▶ **Task details**:
Set it all down exactly, every record and every line.
BEGIN
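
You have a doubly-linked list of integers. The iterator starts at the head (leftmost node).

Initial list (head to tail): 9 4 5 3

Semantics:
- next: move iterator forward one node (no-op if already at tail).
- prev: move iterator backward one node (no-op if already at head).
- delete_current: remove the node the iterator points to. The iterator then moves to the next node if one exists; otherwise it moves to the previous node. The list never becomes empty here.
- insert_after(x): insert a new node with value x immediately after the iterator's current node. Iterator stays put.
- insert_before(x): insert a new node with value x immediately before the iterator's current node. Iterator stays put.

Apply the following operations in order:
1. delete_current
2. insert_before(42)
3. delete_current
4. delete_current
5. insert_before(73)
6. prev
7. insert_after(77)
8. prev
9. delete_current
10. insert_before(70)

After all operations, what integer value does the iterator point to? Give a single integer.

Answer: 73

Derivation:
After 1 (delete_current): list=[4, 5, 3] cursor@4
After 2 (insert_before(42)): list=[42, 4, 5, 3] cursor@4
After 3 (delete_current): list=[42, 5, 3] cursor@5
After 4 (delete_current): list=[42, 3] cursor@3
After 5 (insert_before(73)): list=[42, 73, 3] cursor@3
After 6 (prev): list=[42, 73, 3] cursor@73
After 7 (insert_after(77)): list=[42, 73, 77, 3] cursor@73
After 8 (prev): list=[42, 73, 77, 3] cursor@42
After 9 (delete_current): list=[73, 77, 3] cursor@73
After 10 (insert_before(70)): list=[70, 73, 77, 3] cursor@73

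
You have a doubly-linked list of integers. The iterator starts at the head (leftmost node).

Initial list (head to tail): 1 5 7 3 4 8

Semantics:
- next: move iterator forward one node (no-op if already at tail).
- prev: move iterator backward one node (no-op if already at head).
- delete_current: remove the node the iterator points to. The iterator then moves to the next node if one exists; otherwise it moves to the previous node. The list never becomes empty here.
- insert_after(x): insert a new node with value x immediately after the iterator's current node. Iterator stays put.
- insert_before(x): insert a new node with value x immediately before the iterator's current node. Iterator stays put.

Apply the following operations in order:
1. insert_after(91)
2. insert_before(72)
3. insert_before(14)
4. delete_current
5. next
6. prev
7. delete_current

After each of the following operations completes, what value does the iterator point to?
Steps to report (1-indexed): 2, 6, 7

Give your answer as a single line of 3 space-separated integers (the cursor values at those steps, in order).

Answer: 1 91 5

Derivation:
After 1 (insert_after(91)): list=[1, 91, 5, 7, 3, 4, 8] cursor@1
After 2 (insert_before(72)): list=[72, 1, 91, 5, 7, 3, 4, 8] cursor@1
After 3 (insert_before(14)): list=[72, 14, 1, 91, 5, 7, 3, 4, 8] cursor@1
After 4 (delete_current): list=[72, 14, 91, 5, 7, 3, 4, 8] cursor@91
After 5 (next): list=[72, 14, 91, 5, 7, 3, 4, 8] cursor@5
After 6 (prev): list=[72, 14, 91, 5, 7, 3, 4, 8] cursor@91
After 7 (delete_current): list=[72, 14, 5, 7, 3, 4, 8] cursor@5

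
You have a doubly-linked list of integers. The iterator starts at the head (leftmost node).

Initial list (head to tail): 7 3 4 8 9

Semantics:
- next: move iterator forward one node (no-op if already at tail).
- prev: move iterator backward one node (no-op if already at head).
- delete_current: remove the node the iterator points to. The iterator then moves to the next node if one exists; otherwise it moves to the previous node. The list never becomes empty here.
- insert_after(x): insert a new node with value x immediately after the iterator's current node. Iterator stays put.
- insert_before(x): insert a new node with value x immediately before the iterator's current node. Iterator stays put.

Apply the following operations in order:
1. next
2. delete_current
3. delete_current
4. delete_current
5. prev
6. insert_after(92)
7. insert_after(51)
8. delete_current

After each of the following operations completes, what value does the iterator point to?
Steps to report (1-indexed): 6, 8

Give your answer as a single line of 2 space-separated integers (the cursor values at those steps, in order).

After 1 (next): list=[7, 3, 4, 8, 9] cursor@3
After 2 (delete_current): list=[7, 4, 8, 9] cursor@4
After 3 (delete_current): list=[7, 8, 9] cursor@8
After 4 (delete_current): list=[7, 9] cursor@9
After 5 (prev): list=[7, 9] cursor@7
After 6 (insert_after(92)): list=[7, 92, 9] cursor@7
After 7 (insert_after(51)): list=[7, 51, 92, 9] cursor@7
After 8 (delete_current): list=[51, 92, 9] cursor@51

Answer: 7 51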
END
▶ **Written answer**:
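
You have a doubly-linked list of integers. The iterator starts at the head (leftmost node).

Initial list (head to tail): 9 4 5 3

Semantics:
- next: move iterator forward one node (no-op if already at tail).
- prev: move iterator backward one node (no-op if already at head).
- delete_current: remove the node the iterator points to. The iterator then moves to the next node if one exists; otherwise it moves to the previous node. The list never becomes empty here.
- insert_after(x): insert a new node with value x immediately after the iterator's current node. Iterator stays put.
- insert_before(x): insert a new node with value x immediately before the iterator's current node. Iterator stays put.

Apply the following operations in order:
1. delete_current
2. insert_before(42)
3. delete_current
4. delete_current
5. insert_before(73)
6. prev
7. insert_after(77)
8. prev
9. delete_current
10. insert_before(70)

After all operations, what integer value does the iterator point to? Give a single integer.

Answer: 73

Derivation:
After 1 (delete_current): list=[4, 5, 3] cursor@4
After 2 (insert_before(42)): list=[42, 4, 5, 3] cursor@4
After 3 (delete_current): list=[42, 5, 3] cursor@5
After 4 (delete_current): list=[42, 3] cursor@3
After 5 (insert_before(73)): list=[42, 73, 3] cursor@3
After 6 (prev): list=[42, 73, 3] cursor@73
After 7 (insert_after(77)): list=[42, 73, 77, 3] cursor@73
After 8 (prev): list=[42, 73, 77, 3] cursor@42
After 9 (delete_current): list=[73, 77, 3] cursor@73
After 10 (insert_before(70)): list=[70, 73, 77, 3] cursor@73

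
You have a doubly-linked list of integers. The iterator starts at the head (leftmost node).

Initial list (head to tail): 1 5 7 3 4 8

Semantics:
- next: move iterator forward one node (no-op if already at tail).
- prev: move iterator backward one node (no-op if already at head).
- delete_current: remove the node the iterator points to. The iterator then moves to the next node if one exists; otherwise it moves to the previous node. The list never becomes empty here.
- insert_after(x): insert a new node with value x immediately after the iterator's current node. Iterator stays put.
- insert_before(x): insert a new node with value x immediately before the iterator's current node. Iterator stays put.

Apply the following operations in order:
1. insert_after(91)
2. insert_before(72)
3. insert_before(14)
4. delete_current
5. next
6. prev
7. delete_current

After each of the following operations completes, what value does the iterator point to?
Steps to report (1-indexed): 2, 6, 7

Give your answer as a single line of 3 space-separated integers (the cursor values at those steps, in order).

Answer: 1 91 5

Derivation:
After 1 (insert_after(91)): list=[1, 91, 5, 7, 3, 4, 8] cursor@1
After 2 (insert_before(72)): list=[72, 1, 91, 5, 7, 3, 4, 8] cursor@1
After 3 (insert_before(14)): list=[72, 14, 1, 91, 5, 7, 3, 4, 8] cursor@1
After 4 (delete_current): list=[72, 14, 91, 5, 7, 3, 4, 8] cursor@91
After 5 (next): list=[72, 14, 91, 5, 7, 3, 4, 8] cursor@5
After 6 (prev): list=[72, 14, 91, 5, 7, 3, 4, 8] cursor@91
After 7 (delete_current): list=[72, 14, 5, 7, 3, 4, 8] cursor@5

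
You have a doubly-linked list of integers. The iterator starts at the head (leftmost node).

Initial list (head to tail): 7 3 4 8 9

Semantics:
- next: move iterator forward one node (no-op if already at tail).
- prev: move iterator backward one node (no-op if already at head).
- delete_current: remove the node the iterator points to. The iterator then moves to the next node if one exists; otherwise it moves to the previous node. The list never becomes empty here.
- insert_after(x): insert a new node with value x immediately after the iterator's current node. Iterator stays put.
- insert_before(x): insert a new node with value x immediately before the iterator's current node. Iterator stays put.

Apply the following operations in order:
1. next
2. delete_current
3. delete_current
4. delete_current
5. prev
6. insert_after(92)
7. insert_after(51)
8. delete_current

After each of the following operations completes, what value does the iterator point to?
Steps to report (1-indexed): 6, 8

Give your answer as a single line of 2 space-separated integers (the cursor values at those steps, in order).

After 1 (next): list=[7, 3, 4, 8, 9] cursor@3
After 2 (delete_current): list=[7, 4, 8, 9] cursor@4
After 3 (delete_current): list=[7, 8, 9] cursor@8
After 4 (delete_current): list=[7, 9] cursor@9
After 5 (prev): list=[7, 9] cursor@7
After 6 (insert_after(92)): list=[7, 92, 9] cursor@7
After 7 (insert_after(51)): list=[7, 51, 92, 9] cursor@7
After 8 (delete_current): list=[51, 92, 9] cursor@51

Answer: 7 51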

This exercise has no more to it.